Top of Extracted material

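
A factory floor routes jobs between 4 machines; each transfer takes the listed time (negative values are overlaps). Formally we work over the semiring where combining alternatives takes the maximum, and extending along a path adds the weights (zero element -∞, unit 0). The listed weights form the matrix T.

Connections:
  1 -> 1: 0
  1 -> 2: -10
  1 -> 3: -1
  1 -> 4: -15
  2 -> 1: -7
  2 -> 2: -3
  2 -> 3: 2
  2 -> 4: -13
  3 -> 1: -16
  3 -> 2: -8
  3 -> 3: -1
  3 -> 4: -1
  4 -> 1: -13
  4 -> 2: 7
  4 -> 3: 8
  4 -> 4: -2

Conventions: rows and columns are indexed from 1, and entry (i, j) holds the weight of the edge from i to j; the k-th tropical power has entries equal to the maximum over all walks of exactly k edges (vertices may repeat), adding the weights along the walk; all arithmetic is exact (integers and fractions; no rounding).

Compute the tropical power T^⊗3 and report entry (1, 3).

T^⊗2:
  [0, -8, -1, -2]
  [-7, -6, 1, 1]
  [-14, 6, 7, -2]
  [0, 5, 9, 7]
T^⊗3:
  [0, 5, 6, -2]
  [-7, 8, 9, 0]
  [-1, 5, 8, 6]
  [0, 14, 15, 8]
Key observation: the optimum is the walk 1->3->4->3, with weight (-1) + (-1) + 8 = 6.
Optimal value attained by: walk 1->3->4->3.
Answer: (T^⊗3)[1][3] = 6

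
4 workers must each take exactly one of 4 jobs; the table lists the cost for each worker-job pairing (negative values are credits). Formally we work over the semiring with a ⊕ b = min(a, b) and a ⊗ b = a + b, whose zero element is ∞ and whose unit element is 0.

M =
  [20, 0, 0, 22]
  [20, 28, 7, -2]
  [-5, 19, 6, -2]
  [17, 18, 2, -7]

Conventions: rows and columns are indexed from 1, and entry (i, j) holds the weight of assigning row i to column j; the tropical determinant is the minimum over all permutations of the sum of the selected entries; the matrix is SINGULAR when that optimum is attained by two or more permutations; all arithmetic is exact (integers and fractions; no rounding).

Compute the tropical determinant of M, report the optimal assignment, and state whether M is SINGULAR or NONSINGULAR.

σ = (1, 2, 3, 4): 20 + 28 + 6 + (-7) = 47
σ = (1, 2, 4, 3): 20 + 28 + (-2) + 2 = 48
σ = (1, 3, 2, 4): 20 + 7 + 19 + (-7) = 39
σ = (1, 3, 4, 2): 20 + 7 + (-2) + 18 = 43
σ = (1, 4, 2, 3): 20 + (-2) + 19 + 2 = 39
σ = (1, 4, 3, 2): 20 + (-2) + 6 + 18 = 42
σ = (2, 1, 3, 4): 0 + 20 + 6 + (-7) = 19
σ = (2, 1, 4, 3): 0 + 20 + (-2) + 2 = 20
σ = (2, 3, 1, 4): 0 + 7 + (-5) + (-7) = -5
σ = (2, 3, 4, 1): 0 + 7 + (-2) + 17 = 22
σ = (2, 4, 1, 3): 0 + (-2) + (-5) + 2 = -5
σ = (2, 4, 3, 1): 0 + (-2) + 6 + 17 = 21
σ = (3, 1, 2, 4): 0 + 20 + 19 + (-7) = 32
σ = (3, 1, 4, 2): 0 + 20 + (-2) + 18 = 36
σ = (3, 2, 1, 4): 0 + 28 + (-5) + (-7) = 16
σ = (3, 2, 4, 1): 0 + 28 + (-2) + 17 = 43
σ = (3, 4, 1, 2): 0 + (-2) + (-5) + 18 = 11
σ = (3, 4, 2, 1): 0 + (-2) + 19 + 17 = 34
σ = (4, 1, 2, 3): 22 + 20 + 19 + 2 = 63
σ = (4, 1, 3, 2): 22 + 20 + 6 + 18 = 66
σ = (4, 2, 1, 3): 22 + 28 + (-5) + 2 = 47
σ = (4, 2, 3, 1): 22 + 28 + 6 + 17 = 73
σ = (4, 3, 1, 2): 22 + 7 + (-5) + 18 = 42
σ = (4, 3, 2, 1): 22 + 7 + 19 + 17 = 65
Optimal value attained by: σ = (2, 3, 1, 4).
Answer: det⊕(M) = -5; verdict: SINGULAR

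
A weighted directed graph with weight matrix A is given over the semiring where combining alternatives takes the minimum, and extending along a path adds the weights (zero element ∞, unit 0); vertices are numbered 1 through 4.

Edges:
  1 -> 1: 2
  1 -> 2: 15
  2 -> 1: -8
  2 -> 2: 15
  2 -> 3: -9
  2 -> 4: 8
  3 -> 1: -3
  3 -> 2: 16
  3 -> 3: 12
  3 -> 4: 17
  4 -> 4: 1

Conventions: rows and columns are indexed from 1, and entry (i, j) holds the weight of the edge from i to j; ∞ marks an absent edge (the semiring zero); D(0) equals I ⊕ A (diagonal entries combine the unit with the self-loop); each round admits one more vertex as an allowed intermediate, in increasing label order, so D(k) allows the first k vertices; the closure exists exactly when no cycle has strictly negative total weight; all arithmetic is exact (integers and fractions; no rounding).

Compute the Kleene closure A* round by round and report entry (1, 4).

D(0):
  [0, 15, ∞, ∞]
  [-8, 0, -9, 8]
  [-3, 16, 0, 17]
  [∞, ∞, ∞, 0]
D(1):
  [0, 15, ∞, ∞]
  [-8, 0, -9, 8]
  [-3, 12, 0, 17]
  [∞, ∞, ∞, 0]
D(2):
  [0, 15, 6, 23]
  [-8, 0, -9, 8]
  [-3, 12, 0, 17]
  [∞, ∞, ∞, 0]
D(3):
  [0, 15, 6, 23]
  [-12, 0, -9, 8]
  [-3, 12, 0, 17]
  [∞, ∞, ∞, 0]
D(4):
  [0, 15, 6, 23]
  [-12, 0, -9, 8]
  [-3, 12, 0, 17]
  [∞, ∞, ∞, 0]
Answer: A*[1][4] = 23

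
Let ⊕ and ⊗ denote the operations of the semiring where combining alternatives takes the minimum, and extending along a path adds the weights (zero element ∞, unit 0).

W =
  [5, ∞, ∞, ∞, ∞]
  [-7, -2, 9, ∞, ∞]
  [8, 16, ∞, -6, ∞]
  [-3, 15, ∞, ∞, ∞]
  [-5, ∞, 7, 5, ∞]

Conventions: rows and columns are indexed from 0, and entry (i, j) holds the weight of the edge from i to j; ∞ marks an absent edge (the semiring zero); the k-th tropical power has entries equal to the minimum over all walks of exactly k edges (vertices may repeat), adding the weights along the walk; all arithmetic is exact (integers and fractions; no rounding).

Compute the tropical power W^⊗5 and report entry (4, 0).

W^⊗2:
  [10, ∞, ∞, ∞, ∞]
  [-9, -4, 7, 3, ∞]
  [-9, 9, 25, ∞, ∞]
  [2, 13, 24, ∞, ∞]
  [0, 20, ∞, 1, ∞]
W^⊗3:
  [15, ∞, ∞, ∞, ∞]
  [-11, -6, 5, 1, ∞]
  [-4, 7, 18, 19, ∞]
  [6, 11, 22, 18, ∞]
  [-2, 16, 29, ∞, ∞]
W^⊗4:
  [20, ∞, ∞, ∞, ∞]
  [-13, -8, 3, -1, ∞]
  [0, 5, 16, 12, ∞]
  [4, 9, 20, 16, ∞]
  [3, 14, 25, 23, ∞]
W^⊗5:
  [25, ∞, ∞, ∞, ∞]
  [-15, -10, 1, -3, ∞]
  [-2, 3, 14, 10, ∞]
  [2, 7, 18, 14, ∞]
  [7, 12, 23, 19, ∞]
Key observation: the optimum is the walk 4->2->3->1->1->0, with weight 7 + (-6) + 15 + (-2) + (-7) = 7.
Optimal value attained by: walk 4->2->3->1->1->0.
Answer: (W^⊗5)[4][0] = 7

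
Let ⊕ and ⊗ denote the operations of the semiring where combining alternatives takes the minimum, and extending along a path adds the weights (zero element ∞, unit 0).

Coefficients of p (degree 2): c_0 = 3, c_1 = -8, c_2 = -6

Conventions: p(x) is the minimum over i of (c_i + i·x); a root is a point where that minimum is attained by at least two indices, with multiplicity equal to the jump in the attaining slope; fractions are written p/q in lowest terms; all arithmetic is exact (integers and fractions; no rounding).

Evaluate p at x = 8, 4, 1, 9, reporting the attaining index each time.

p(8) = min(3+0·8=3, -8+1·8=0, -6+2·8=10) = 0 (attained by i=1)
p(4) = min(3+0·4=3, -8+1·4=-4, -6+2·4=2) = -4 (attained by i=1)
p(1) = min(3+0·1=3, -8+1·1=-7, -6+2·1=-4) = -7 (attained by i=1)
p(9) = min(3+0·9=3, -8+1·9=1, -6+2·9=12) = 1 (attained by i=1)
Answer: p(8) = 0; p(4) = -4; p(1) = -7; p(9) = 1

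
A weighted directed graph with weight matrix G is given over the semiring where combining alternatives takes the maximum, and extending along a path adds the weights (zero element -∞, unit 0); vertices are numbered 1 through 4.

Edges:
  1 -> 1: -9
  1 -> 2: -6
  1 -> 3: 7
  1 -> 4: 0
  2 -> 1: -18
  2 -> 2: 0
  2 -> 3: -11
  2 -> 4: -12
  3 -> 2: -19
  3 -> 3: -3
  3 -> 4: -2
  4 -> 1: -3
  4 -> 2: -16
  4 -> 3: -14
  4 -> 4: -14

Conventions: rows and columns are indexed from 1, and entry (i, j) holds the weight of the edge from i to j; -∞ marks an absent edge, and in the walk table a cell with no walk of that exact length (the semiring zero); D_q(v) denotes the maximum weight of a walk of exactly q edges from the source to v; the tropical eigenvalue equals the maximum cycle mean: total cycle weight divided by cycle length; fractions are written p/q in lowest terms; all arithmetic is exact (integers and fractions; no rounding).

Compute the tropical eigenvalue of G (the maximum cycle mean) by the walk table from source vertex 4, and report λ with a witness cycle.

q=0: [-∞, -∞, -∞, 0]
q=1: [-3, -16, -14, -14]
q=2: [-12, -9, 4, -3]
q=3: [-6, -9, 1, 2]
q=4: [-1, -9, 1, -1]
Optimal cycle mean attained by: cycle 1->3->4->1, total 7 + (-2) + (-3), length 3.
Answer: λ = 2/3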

Bottom of Extracted material

Exercise details ▸ Please reproduce, exactly as written, the lines of the records from the first line through the one containing "[17, 18, 2, -7]".

Task answer ▸
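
A factory floor routes jobs between 4 machines; each transfer takes the listed time (negative values are overlaps). Formally we work over the semiring where combining alternatives takes the maximum, and extending along a path adds the weights (zero element -∞, unit 0). The listed weights form the matrix T.

Connections:
  1 -> 1: 0
  1 -> 2: -10
  1 -> 3: -1
  1 -> 4: -15
  2 -> 1: -7
  2 -> 2: -3
  2 -> 3: 2
  2 -> 4: -13
  3 -> 1: -16
  3 -> 2: -8
  3 -> 3: -1
  3 -> 4: -1
  4 -> 1: -13
  4 -> 2: 7
  4 -> 3: 8
  4 -> 4: -2

Conventions: rows and columns are indexed from 1, and entry (i, j) holds the weight of the edge from i to j; the k-th tropical power has entries equal to the maximum over all walks of exactly k edges (vertices may repeat), adding the weights along the walk; all arithmetic is exact (integers and fractions; no rounding).

Compute the tropical power T^⊗3 and report entry (1, 3).

T^⊗2:
  [0, -8, -1, -2]
  [-7, -6, 1, 1]
  [-14, 6, 7, -2]
  [0, 5, 9, 7]
T^⊗3:
  [0, 5, 6, -2]
  [-7, 8, 9, 0]
  [-1, 5, 8, 6]
  [0, 14, 15, 8]
Key observation: the optimum is the walk 1->3->4->3, with weight (-1) + (-1) + 8 = 6.
Optimal value attained by: walk 1->3->4->3.
Answer: (T^⊗3)[1][3] = 6

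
4 workers must each take exactly one of 4 jobs; the table lists the cost for each worker-job pairing (negative values are credits). Formally we work over the semiring with a ⊕ b = min(a, b) and a ⊗ b = a + b, whose zero element is ∞ and whose unit element is 0.

M =
  [20, 0, 0, 22]
  [20, 28, 7, -2]
  [-5, 19, 6, -2]
  [17, 18, 2, -7]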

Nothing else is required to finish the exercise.